Input data.
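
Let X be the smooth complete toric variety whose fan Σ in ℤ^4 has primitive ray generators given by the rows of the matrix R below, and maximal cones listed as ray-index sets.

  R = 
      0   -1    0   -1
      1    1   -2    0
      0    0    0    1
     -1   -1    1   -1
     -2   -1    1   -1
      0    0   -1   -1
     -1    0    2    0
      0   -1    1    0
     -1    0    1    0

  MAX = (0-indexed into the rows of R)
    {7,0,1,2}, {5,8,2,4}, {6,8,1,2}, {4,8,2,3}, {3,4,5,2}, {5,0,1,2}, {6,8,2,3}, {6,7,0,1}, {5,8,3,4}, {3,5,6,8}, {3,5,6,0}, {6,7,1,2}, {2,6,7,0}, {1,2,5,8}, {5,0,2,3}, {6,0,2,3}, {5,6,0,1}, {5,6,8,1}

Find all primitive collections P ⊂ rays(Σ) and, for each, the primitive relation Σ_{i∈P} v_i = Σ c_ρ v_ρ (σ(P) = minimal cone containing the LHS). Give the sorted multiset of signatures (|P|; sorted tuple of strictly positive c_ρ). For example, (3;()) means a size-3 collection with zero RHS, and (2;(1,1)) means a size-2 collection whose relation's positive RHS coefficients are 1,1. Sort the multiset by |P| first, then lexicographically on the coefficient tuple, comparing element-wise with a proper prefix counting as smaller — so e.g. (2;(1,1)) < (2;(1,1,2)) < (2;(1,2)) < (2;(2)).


12 minimal non-faces of Δ(Σ) (on 9 rays):

  P={0,8}:  v_{0} + v_{8} = v_{3}  so sig = (2;(1))
  P={1,3}:  v_{1} + v_{3} = v_{5}  so sig = (2;(1))
  P={5,7}:  v_{5} + v_{7} = v_{0}  so sig = (2;(1))
  P={7,8}:  v_{7} + v_{8} = v_{0} + v_{2} + v_{6}  so sig = (2;(1,1,1))
  P={0,4}:  v_{0} + v_{4} = v_{2} + 2·v_{3} + v_{5}  so sig = (2;(1,1,2))
  P={1,4}:  v_{1} + v_{4} = v_{2} + 2·v_{5} + v_{8}  so sig = (2;(1,1,2))
  P={3,7}:  v_{3} + v_{7} = 2·v_{0} + v_{2} + v_{6}  so sig = (2;(1,1,2))
  P={4,6}:  v_{4} + v_{6} = v_{3} + 2·v_{8}  so sig = (2;(1,2))
  P={4,7}:  v_{4} + v_{7} = v_{2} + 2·v_{3}  so sig = (2;(1,2))
  P={2,5,6}:  v_{2} + v_{5} + v_{6} = v_{8}  so sig = (3;(1))
  P={0,1,2,6}:  v_{0} + v_{1} + v_{2} + v_{6} = 0  so sig = (4;())
  P={2,3,5,8}:  v_{2} + v_{3} + v_{5} + v_{8} = v_{4}  so sig = (4;(1))

Signatures (|P|; sorted positive RHS coefficients), sorted:
[(2;(1)), (2;(1)), (2;(1)), (2;(1,1,1)), (2;(1,1,2)), (2;(1,1,2)), (2;(1,1,2)), (2;(1,2)), (2;(1,2)), (3;(1)), (4;()), (4;(1))]


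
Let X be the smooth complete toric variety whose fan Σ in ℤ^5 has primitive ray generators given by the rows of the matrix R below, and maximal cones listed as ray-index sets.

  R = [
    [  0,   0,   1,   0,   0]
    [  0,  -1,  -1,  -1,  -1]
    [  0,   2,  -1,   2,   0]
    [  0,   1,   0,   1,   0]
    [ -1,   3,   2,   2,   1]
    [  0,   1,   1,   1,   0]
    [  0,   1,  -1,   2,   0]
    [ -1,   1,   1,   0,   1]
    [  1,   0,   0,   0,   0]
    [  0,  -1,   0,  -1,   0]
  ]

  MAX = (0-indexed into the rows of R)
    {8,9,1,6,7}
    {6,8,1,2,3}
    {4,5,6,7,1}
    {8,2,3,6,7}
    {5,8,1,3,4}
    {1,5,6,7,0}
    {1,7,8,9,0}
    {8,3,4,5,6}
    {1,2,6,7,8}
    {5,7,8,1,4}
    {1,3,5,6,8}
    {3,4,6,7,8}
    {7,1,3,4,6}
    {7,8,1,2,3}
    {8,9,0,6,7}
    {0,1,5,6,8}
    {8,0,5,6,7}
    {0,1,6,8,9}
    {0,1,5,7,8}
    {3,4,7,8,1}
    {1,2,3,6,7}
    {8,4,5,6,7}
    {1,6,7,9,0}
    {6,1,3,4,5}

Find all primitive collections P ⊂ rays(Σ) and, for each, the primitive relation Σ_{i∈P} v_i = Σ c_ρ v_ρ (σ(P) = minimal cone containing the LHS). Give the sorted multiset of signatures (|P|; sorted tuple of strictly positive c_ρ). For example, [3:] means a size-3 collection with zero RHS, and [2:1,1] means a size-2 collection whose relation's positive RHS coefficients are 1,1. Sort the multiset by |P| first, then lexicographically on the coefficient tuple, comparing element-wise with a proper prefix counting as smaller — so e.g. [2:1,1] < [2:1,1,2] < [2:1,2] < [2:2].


The 14 primitive collections of Σ (r=10, n=5):

  P={3,9}:  v_{3} + v_{9} = 0  →  sig = [2:]
  P={0,3}:  v_{0} + v_{3} = v_{5}  →  sig = [2:1]
  P={5,9}:  v_{5} + v_{9} = v_{0}  →  sig = [2:1]
  P={4,9}:  v_{4} + v_{9} = v_{5} + v_{7}  →  sig = [2:1,1]
  P={2,9}:  v_{2} + v_{9} = v_{1} + v_{6} + v_{7} + v_{8}  →  sig = [2:1,1,1,1]
  P={0,4}:  v_{0} + v_{4} = 2·v_{5} + v_{7}  →  sig = [2:1,2]
  P={2,4}:  v_{2} + v_{4} = 4·v_{3} + v_{7}  →  sig = [2:1,4]
  P={0,2}:  v_{0} + v_{2} = 2·v_{3}  →  sig = [2:2]
  P={2,5}:  v_{2} + v_{5} = 3·v_{3}  →  sig = [2:3]
  P={3,5,7}:  v_{3} + v_{5} + v_{7} = v_{4}  →  sig = [3:1]
  P={1,4,6,8}:  v_{1} + v_{4} + v_{6} + v_{8} = 3·v_{3}  →  sig = [4:3]
  P={0,1,6,7,8}:  v_{0} + v_{1} + v_{6} + v_{7} + v_{8} = v_{3}  →  sig = [5:1]
  P={1,3,6,7,8}:  v_{1} + v_{3} + v_{6} + v_{7} + v_{8} = v_{2}  →  sig = [5:1]
  P={1,5,6,7,8}:  v_{1} + v_{5} + v_{6} + v_{7} + v_{8} = 2·v_{3}  →  sig = [5:2]

Sorted signature multiset PRS(X):
    [2:]
    [2:1]
    [2:1]
    [2:1,1]
    [2:1,1,1,1]
    [2:1,2]
    [2:1,4]
    [2:2]
    [2:3]
    [3:1]
    [4:3]
    [5:1]
    [5:1]
    [5:2]


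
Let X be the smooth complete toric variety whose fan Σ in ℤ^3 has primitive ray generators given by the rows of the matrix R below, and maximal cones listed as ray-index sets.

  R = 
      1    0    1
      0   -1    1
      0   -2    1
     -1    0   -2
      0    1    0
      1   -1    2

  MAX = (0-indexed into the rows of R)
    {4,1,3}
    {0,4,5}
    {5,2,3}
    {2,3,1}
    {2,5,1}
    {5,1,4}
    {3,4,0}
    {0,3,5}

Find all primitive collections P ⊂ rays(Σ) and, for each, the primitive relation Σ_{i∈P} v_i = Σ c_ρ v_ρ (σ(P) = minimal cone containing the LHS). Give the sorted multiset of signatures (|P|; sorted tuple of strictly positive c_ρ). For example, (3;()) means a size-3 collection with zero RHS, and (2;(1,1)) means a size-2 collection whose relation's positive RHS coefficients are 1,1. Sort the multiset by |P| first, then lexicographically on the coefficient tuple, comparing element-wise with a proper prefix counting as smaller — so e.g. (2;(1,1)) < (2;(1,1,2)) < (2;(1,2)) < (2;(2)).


Minimal non-faces — 5 found among 6 rays, 8 max cones:

  • {0,1}:  v_{0} + v_{1} = v_{5}  ⟹  sig = (2;(1))
  • {2,4}:  v_{2} + v_{4} = v_{1}  ⟹  sig = (2;(1))
  • {0,2}:  v_{0} + v_{2} = v_{3} + 2·v_{5}  ⟹  sig = (2;(1,2))
  • {3,4,5}:  v_{3} + v_{4} + v_{5} = 0  ⟹  sig = (3;())
  • {1,3,5}:  v_{1} + v_{3} + v_{5} = v_{2}  ⟹  sig = (3;(1))

Sorted signature multiset PRS(X):
{ (2;(1)) ×2,  (2;(1,2)),  (3;()),  (3;(1)) }


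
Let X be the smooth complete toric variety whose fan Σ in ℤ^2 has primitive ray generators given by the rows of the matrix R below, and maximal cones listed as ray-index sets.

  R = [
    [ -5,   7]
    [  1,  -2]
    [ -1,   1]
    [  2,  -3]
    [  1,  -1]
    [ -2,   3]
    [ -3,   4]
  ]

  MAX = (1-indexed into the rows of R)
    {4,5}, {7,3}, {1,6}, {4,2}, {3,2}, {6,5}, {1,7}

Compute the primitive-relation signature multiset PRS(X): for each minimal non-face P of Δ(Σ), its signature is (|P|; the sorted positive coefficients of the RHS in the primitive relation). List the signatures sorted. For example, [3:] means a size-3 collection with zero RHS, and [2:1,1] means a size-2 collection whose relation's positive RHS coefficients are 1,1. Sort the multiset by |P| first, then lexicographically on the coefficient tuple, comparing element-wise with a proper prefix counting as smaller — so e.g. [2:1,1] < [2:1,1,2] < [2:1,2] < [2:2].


|primitive collections| = 14. Relations:

  P={3,5}:  v_{3} + v_{5} = 0  →  sig = [2:]
  P={4,6}:  v_{4} + v_{6} = 0  →  sig = [2:]
  P={1,4}:  v_{1} + v_{4} = v_{7}  →  sig = [2:1]
  P={2,5}:  v_{2} + v_{5} = v_{4}  →  sig = [2:1]
  P={2,6}:  v_{2} + v_{6} = v_{3}  →  sig = [2:1]
  P={3,4}:  v_{3} + v_{4} = v_{2}  →  sig = [2:1]
  P={3,6}:  v_{3} + v_{6} = v_{7}  →  sig = [2:1]
  P={4,7}:  v_{4} + v_{7} = v_{3}  →  sig = [2:1]
  P={5,7}:  v_{5} + v_{7} = v_{6}  →  sig = [2:1]
  P={6,7}:  v_{6} + v_{7} = v_{1}  →  sig = [2:1]
  P={1,2}:  v_{1} + v_{2} = v_{3} + v_{7}  →  sig = [2:1,1]
  P={1,3}:  v_{1} + v_{3} = 2·v_{7}  →  sig = [2:2]
  P={1,5}:  v_{1} + v_{5} = 2·v_{6}  →  sig = [2:2]
  P={2,7}:  v_{2} + v_{7} = 2·v_{3}  →  sig = [2:2]

Signatures (|P|; sorted positive RHS coefficients), sorted:
[[2:], [2:], [2:1], [2:1], [2:1], [2:1], [2:1], [2:1], [2:1], [2:1], [2:1,1], [2:2], [2:2], [2:2]]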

Task goal. Among the lines above, find those holding "maximal" and copy each one.

Result below.
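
Let X be the smooth complete toric variety whose fan Σ in ℤ^4 has primitive ray generators given by the rows of the matrix R below, and maximal cones listed as ray-index sets.
Let X be the smooth complete toric variety whose fan Σ in ℤ^5 has primitive ray generators given by the rows of the matrix R below, and maximal cones listed as ray-index sets.
Let X be the smooth complete toric variety whose fan Σ in ℤ^3 has primitive ray generators given by the rows of the matrix R below, and maximal cones listed as ray-index sets.
Let X be the smooth complete toric variety whose fan Σ in ℤ^2 has primitive ray generators given by the rows of the matrix R below, and maximal cones listed as ray-index sets.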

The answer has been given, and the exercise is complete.